◆ HOW TO COMPLETE THIS TASK ◆
Please reproduce the listing in full, exactly as given.

◆ RECORDS FOR THE TASK ◆
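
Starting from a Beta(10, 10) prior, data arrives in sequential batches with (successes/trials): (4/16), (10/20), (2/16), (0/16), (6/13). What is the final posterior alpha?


In sequential Bayesian updating, we sum all successes.
Total successes = 22
Final alpha = 10 + 22 = 32

32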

◆ REPLY TO THE EXERCISE ◆
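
Starting from a Beta(10, 10) prior, data arrives in sequential batches with (successes/trials): (4/16), (10/20), (2/16), (0/16), (6/13). What is the final posterior alpha?


In sequential Bayesian updating, we sum all successes.
Total successes = 22
Final alpha = 10 + 22 = 32

32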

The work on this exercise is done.